Task →
Copy word for word, please, the lines of the entries below running from the one containing "8. P0: store L0 := 75" to the one containing "24. P1: store L0 := 44", both ends included.

Stored data →
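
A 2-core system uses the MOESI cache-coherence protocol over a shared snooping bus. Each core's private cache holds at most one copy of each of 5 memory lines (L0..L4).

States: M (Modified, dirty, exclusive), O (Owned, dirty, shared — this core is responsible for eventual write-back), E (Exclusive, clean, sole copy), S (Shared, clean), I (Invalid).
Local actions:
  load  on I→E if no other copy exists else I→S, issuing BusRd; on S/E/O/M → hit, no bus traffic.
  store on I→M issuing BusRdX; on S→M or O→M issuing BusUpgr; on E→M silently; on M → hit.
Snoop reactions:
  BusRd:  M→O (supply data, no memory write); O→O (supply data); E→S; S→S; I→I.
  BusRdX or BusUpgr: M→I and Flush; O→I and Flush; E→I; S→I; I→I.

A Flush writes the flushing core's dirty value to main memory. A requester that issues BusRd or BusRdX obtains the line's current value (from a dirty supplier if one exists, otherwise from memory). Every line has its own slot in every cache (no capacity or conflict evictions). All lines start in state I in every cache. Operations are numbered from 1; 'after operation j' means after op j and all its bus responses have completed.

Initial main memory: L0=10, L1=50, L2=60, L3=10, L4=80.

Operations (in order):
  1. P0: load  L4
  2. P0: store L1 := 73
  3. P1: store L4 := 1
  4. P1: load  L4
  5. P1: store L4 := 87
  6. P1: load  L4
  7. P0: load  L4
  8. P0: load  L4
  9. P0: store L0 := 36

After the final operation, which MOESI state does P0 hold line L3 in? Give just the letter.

step 1: P0: load  L4  ⟶  EI  (L4)  txn=BusRd  M[L4]=80
step 2: P0: store L1 := 73  ⟶  MI  (L1)  txn=BusRdX  M[L1]=50
step 3: P1: store L4 := 1  ⟶  IM  (L4)  txn=BusRdX  M[L4]=80
step 4: P1: load  L4  ⟶  IM  (L4)  txn=∅  M[L4]=80
step 5: P1: store L4 := 87  ⟶  IM  (L4)  txn=∅  M[L4]=80
step 6: P1: load  L4  ⟶  IM  (L4)  txn=∅  M[L4]=80
step 7: P0: load  L4  ⟶  SO  (L4)  txn=BusRd  M[L4]=80
step 8: P0: load  L4  ⟶  SO  (L4)  txn=∅  M[L4]=80
step 9: P0: store L0 := 36  ⟶  MI  (L0)  txn=BusRdX  M[L0]=10

state = I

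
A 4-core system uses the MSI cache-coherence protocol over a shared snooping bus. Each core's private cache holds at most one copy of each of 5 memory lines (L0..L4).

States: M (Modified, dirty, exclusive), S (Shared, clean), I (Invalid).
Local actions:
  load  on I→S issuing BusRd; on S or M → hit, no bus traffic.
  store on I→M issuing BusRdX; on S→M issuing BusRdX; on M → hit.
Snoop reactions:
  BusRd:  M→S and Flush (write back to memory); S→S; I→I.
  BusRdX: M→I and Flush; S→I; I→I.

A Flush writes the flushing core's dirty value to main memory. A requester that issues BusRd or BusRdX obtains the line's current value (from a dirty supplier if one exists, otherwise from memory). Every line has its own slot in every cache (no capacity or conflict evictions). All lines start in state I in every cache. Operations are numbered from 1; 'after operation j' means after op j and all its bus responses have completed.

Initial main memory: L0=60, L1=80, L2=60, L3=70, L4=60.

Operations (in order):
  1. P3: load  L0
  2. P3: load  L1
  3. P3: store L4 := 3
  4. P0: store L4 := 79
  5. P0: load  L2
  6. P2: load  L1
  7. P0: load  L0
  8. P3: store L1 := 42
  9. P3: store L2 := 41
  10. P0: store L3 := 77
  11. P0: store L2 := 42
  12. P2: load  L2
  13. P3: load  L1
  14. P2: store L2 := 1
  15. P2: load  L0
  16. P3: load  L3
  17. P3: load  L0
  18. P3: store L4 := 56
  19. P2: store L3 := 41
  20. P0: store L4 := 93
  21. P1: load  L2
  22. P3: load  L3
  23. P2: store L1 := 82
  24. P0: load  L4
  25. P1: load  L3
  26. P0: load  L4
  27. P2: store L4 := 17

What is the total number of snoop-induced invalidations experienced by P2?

step 1: P3: load  L0  ⟶  IIIS  (L0)  txn=BusRd  M[L0]=60
step 2: P3: load  L1  ⟶  IIIS  (L1)  txn=BusRd  M[L1]=80
step 3: P3: store L4 := 3  ⟶  IIIM  (L4)  txn=BusRdX  M[L4]=60
step 4: P0: store L4 := 79  ⟶  MIII  (L4)  txn=BusRdX+Flush  M[L4]=3
step 5: P0: load  L2  ⟶  SIII  (L2)  txn=BusRd  M[L2]=60
step 6: P2: load  L1  ⟶  IISS  (L1)  txn=BusRd  M[L1]=80
step 7: P0: load  L0  ⟶  SIIS  (L0)  txn=BusRd  M[L0]=60
step 8: P3: store L1 := 42  ⟶  IIIM  (L1)  txn=BusRdX  M[L1]=80
step 9: P3: store L2 := 41  ⟶  IIIM  (L2)  txn=BusRdX  M[L2]=60
step 10: P0: store L3 := 77  ⟶  MIII  (L3)  txn=BusRdX  M[L3]=70
step 11: P0: store L2 := 42  ⟶  MIII  (L2)  txn=BusRdX+Flush  M[L2]=41
step 12: P2: load  L2  ⟶  SISI  (L2)  txn=BusRd+Flush  M[L2]=42
step 13: P3: load  L1  ⟶  IIIM  (L1)  txn=∅  M[L1]=80
step 14: P2: store L2 := 1  ⟶  IIMI  (L2)  txn=BusRdX  M[L2]=42
step 15: P2: load  L0  ⟶  SISS  (L0)  txn=BusRd  M[L0]=60
step 16: P3: load  L3  ⟶  SIIS  (L3)  txn=BusRd+Flush  M[L3]=77
step 17: P3: load  L0  ⟶  SISS  (L0)  txn=∅  M[L0]=60
step 18: P3: store L4 := 56  ⟶  IIIM  (L4)  txn=BusRdX+Flush  M[L4]=79
step 19: P2: store L3 := 41  ⟶  IIMI  (L3)  txn=BusRdX  M[L3]=77
step 20: P0: store L4 := 93  ⟶  MIII  (L4)  txn=BusRdX+Flush  M[L4]=56
step 21: P1: load  L2  ⟶  ISSI  (L2)  txn=BusRd+Flush  M[L2]=1
step 22: P3: load  L3  ⟶  IISS  (L3)  txn=BusRd+Flush  M[L3]=41
step 23: P2: store L1 := 82  ⟶  IIMI  (L1)  txn=BusRdX+Flush  M[L1]=42
step 24: P0: load  L4  ⟶  MIII  (L4)  txn=∅  M[L4]=56
step 25: P1: load  L3  ⟶  ISSS  (L3)  txn=BusRd  M[L3]=41
step 26: P0: load  L4  ⟶  MIII  (L4)  txn=∅  M[L4]=56
step 27: P2: store L4 := 17  ⟶  IIMI  (L4)  txn=BusRdX+Flush  M[L4]=93

invalidations = 1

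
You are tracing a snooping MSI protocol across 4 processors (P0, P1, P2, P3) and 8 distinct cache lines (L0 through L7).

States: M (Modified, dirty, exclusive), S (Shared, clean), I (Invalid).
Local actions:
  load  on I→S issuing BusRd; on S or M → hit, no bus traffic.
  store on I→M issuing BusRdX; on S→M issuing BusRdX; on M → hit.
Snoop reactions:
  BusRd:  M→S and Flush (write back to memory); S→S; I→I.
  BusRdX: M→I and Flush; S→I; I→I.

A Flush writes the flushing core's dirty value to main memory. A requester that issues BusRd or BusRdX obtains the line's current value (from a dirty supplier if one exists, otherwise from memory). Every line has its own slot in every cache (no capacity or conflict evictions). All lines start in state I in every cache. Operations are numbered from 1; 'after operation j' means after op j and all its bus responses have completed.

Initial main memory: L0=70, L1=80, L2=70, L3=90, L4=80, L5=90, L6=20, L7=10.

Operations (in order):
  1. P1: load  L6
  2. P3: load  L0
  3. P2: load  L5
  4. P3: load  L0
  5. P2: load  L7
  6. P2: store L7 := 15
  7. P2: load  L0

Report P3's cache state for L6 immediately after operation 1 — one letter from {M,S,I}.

1. P1: load  L6  bus=[BusRd]  L6: P0=I P1=S P2=I P3=I  mem[L6]=20
2. P3: load  L0  bus=[BusRd]  L0: P0=I P1=I P2=I P3=S  mem[L0]=70
3. P2: load  L5  bus=[BusRd]  L5: P0=I P1=I P2=S P3=I  mem[L5]=90
4. P3: load  L0  bus=[-]  L0: P0=I P1=I P2=I P3=S  mem[L0]=70
5. P2: load  L7  bus=[BusRd]  L7: P0=I P1=I P2=S P3=I  mem[L7]=10
6. P2: store L7 := 15  bus=[BusRdX]  L7: P0=I P1=I P2=M P3=I  mem[L7]=10
7. P2: load  L0  bus=[BusRd]  L0: P0=I P1=I P2=S P3=S  mem[L0]=70

state = I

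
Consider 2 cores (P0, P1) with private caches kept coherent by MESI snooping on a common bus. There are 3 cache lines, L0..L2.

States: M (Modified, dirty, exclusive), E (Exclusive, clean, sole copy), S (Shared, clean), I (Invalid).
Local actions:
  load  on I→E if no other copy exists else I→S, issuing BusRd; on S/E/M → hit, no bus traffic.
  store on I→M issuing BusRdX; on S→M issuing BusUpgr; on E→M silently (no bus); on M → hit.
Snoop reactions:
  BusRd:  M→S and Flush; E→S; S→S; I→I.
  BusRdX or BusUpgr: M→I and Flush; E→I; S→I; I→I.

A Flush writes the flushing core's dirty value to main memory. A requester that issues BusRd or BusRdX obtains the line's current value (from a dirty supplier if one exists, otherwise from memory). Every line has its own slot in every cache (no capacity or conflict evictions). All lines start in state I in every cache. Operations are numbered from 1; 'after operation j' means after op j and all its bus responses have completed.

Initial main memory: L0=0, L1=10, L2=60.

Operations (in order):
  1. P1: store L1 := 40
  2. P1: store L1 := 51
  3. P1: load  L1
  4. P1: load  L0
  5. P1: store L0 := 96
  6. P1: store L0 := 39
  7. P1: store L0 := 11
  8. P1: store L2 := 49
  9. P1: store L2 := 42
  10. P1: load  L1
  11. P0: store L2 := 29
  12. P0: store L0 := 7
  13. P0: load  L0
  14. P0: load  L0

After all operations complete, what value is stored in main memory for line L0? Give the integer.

memory[L0] = 11

  op1 P1: store L1 := 40 → I/M on L1; bus BusRdX; mem=10
  op2 P1: store L1 := 51 → I/M on L1; bus (none); mem=10
  op3 P1: load  L1 → I/M on L1; bus (none); mem=10
  op4 P1: load  L0 → I/E on L0; bus BusRd; mem=0
  op5 P1: store L0 := 96 → I/M on L0; bus (none); mem=0
  op6 P1: store L0 := 39 → I/M on L0; bus (none); mem=0
  op7 P1: store L0 := 11 → I/M on L0; bus (none); mem=0
  op8 P1: store L2 := 49 → I/M on L2; bus BusRdX; mem=60
  op9 P1: store L2 := 42 → I/M on L2; bus (none); mem=60
  op10 P1: load  L1 → I/M on L1; bus (none); mem=10
  op11 P0: store L2 := 29 → M/I on L2; bus BusRdX Flush; mem=42
  op12 P0: store L0 := 7 → M/I on L0; bus BusRdX Flush; mem=11
  op13 P0: load  L0 → M/I on L0; bus (none); mem=11
  op14 P0: load  L0 → M/I on L0; bus (none); mem=11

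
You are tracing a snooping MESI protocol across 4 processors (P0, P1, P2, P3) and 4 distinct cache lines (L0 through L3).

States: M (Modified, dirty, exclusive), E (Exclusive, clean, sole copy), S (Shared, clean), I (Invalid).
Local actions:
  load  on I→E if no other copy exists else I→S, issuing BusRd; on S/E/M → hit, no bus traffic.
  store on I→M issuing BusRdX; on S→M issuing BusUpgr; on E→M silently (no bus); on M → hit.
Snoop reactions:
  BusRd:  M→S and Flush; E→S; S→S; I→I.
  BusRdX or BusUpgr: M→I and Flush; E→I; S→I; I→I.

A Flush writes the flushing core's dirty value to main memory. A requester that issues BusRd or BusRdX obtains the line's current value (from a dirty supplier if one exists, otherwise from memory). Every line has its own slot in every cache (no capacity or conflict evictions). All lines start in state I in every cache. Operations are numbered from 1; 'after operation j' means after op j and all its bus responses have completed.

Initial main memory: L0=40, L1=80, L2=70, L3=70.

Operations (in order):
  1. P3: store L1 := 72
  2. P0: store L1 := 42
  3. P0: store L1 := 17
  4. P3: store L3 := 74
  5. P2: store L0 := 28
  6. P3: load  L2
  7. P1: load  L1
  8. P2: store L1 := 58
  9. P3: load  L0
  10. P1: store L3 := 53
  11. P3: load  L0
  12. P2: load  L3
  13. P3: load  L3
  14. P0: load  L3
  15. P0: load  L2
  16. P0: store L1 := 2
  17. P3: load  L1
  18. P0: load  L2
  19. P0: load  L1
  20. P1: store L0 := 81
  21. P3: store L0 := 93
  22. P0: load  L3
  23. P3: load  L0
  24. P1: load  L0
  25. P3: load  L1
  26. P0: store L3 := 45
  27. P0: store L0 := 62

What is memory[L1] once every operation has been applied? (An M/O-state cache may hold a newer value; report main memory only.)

memory[L1] = 2

[1] P3: store L1 := 72 | P0:I, P1:I, P2:I, P3:M(72) | bus: BusRdX
[2] P0: store L1 := 42 | P0:M(42), P1:I, P2:I, P3:I | bus: BusRdX,Flush
[3] P0: store L1 := 17 | P0:M(17), P1:I, P2:I, P3:I | bus: none
[4] P3: store L3 := 74 | P0:I, P1:I, P2:I, P3:M(74) | bus: BusRdX
[5] P2: store L0 := 28 | P0:I, P1:I, P2:M(28), P3:I | bus: BusRdX
[6] P3: load  L2 | P0:I, P1:I, P2:I, P3:E(70) | bus: BusRd
[7] P1: load  L1 | P0:S(17), P1:S(17), P2:I, P3:I | bus: BusRd,Flush
[8] P2: store L1 := 58 | P0:I, P1:I, P2:M(58), P3:I | bus: BusRdX
[9] P3: load  L0 | P0:I, P1:I, P2:S(28), P3:S(28) | bus: BusRd,Flush
[10] P1: store L3 := 53 | P0:I, P1:M(53), P2:I, P3:I | bus: BusRdX,Flush
[11] P3: load  L0 | P0:I, P1:I, P2:S(28), P3:S(28) | bus: none
[12] P2: load  L3 | P0:I, P1:S(53), P2:S(53), P3:I | bus: BusRd,Flush
[13] P3: load  L3 | P0:I, P1:S(53), P2:S(53), P3:S(53) | bus: BusRd
[14] P0: load  L3 | P0:S(53), P1:S(53), P2:S(53), P3:S(53) | bus: BusRd
[15] P0: load  L2 | P0:S(70), P1:I, P2:I, P3:S(70) | bus: BusRd
[16] P0: store L1 := 2 | P0:M(2), P1:I, P2:I, P3:I | bus: BusRdX,Flush
[17] P3: load  L1 | P0:S(2), P1:I, P2:I, P3:S(2) | bus: BusRd,Flush
[18] P0: load  L2 | P0:S(70), P1:I, P2:I, P3:S(70) | bus: none
[19] P0: load  L1 | P0:S(2), P1:I, P2:I, P3:S(2) | bus: none
[20] P1: store L0 := 81 | P0:I, P1:M(81), P2:I, P3:I | bus: BusRdX
[21] P3: store L0 := 93 | P0:I, P1:I, P2:I, P3:M(93) | bus: BusRdX,Flush
[22] P0: load  L3 | P0:S(53), P1:S(53), P2:S(53), P3:S(53) | bus: none
[23] P3: load  L0 | P0:I, P1:I, P2:I, P3:M(93) | bus: none
[24] P1: load  L0 | P0:I, P1:S(93), P2:I, P3:S(93) | bus: BusRd,Flush
[25] P3: load  L1 | P0:S(2), P1:I, P2:I, P3:S(2) | bus: none
[26] P0: store L3 := 45 | P0:M(45), P1:I, P2:I, P3:I | bus: BusUpgr
[27] P0: store L0 := 62 | P0:M(62), P1:I, P2:I, P3:I | bus: BusRdX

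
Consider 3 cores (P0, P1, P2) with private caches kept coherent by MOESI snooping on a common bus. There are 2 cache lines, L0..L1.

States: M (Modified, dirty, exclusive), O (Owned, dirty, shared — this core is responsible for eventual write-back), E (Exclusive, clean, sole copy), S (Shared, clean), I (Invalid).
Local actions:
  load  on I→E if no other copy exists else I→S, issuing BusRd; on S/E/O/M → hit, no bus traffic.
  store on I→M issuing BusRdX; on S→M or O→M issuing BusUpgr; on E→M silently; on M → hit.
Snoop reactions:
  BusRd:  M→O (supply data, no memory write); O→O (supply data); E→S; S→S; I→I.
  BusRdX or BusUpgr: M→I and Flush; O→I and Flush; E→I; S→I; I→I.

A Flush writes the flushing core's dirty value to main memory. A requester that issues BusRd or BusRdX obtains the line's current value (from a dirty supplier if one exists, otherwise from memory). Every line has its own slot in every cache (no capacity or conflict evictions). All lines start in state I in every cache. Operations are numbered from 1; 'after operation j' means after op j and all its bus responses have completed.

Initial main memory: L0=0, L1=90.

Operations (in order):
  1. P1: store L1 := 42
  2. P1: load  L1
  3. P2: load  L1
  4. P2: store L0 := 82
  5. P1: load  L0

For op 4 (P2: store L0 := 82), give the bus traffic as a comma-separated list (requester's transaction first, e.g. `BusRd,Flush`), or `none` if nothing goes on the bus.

[1] P1: store L1 := 42 | P0:I, P1:M(42), P2:I | bus: BusRdX
[2] P1: load  L1 | P0:I, P1:M(42), P2:I | bus: none
[3] P2: load  L1 | P0:I, P1:O(42), P2:S(42) | bus: BusRd
[4] P2: store L0 := 82 | P0:I, P1:I, P2:M(82) | bus: BusRdX
[5] P1: load  L0 | P0:I, P1:S(82), P2:O(82) | bus: BusRd

bus = BusRdX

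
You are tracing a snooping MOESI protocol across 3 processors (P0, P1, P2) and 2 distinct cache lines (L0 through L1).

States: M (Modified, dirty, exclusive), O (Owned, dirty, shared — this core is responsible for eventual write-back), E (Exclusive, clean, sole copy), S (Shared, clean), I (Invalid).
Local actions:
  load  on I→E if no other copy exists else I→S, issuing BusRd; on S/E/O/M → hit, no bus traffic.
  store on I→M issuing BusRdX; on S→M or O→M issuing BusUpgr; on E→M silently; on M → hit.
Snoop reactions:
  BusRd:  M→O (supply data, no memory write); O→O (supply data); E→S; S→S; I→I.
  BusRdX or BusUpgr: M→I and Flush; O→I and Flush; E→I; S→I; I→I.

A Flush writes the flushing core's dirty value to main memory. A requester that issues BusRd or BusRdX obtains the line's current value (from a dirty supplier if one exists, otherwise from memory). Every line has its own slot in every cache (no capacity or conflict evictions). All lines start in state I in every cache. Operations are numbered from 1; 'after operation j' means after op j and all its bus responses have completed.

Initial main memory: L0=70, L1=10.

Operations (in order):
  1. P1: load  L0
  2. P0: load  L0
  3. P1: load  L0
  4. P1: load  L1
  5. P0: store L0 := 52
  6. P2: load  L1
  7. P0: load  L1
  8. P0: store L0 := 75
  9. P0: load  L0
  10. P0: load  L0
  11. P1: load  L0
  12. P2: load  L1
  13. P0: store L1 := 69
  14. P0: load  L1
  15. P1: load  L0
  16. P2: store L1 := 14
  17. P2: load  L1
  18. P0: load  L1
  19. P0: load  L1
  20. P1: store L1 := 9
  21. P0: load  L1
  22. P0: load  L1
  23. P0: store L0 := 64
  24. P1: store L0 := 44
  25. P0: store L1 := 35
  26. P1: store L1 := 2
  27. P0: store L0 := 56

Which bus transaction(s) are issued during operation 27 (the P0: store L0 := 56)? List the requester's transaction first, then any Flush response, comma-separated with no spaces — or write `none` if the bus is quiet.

bus = BusRdX,Flush

[1] P1: load  L0 | P0:I, P1:E(70), P2:I | bus: BusRd
[2] P0: load  L0 | P0:S(70), P1:S(70), P2:I | bus: BusRd
[3] P1: load  L0 | P0:S(70), P1:S(70), P2:I | bus: none
[4] P1: load  L1 | P0:I, P1:E(10), P2:I | bus: BusRd
[5] P0: store L0 := 52 | P0:M(52), P1:I, P2:I | bus: BusUpgr
[6] P2: load  L1 | P0:I, P1:S(10), P2:S(10) | bus: BusRd
[7] P0: load  L1 | P0:S(10), P1:S(10), P2:S(10) | bus: BusRd
[8] P0: store L0 := 75 | P0:M(75), P1:I, P2:I | bus: none
[9] P0: load  L0 | P0:M(75), P1:I, P2:I | bus: none
[10] P0: load  L0 | P0:M(75), P1:I, P2:I | bus: none
[11] P1: load  L0 | P0:O(75), P1:S(75), P2:I | bus: BusRd
[12] P2: load  L1 | P0:S(10), P1:S(10), P2:S(10) | bus: none
[13] P0: store L1 := 69 | P0:M(69), P1:I, P2:I | bus: BusUpgr
[14] P0: load  L1 | P0:M(69), P1:I, P2:I | bus: none
[15] P1: load  L0 | P0:O(75), P1:S(75), P2:I | bus: none
[16] P2: store L1 := 14 | P0:I, P1:I, P2:M(14) | bus: BusRdX,Flush
[17] P2: load  L1 | P0:I, P1:I, P2:M(14) | bus: none
[18] P0: load  L1 | P0:S(14), P1:I, P2:O(14) | bus: BusRd
[19] P0: load  L1 | P0:S(14), P1:I, P2:O(14) | bus: none
[20] P1: store L1 := 9 | P0:I, P1:M(9), P2:I | bus: BusRdX,Flush
[21] P0: load  L1 | P0:S(9), P1:O(9), P2:I | bus: BusRd
[22] P0: load  L1 | P0:S(9), P1:O(9), P2:I | bus: none
[23] P0: store L0 := 64 | P0:M(64), P1:I, P2:I | bus: BusUpgr
[24] P1: store L0 := 44 | P0:I, P1:M(44), P2:I | bus: BusRdX,Flush
[25] P0: store L1 := 35 | P0:M(35), P1:I, P2:I | bus: BusUpgr,Flush
[26] P1: store L1 := 2 | P0:I, P1:M(2), P2:I | bus: BusRdX,Flush
[27] P0: store L0 := 56 | P0:M(56), P1:I, P2:I | bus: BusRdX,Flush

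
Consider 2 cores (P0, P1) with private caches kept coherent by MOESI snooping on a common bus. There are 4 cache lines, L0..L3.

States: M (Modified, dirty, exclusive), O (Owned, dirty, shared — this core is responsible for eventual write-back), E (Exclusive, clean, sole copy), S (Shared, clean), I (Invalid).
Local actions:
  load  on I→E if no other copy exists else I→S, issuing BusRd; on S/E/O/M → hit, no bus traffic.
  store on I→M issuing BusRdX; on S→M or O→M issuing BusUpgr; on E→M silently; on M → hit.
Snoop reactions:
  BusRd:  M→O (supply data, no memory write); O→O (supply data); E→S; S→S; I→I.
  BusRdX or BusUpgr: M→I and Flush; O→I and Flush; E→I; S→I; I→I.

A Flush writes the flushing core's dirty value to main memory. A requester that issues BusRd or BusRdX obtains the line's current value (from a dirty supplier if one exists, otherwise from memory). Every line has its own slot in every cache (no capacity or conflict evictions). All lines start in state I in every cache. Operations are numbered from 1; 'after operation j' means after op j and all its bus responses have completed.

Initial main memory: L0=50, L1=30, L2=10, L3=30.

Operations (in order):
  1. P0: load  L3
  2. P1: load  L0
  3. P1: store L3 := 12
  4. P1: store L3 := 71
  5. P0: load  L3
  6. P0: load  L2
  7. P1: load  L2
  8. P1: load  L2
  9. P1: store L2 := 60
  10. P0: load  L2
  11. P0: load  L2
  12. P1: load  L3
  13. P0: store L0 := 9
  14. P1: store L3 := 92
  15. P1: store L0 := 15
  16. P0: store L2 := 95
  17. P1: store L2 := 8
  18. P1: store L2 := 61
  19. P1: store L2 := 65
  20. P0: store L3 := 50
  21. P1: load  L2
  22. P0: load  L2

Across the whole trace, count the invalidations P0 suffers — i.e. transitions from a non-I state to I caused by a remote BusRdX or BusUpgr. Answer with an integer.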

Completed exercise →
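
  8. P0: store L0 := 75
  9. P0: load  L0
  10. P0: load  L0
  11. P1: load  L0
  12. P2: load  L1
  13. P0: store L1 := 69
  14. P0: load  L1
  15. P1: load  L0
  16. P2: store L1 := 14
  17. P2: load  L1
  18. P0: load  L1
  19. P0: load  L1
  20. P1: store L1 := 9
  21. P0: load  L1
  22. P0: load  L1
  23. P0: store L0 := 64
  24. P1: store L0 := 44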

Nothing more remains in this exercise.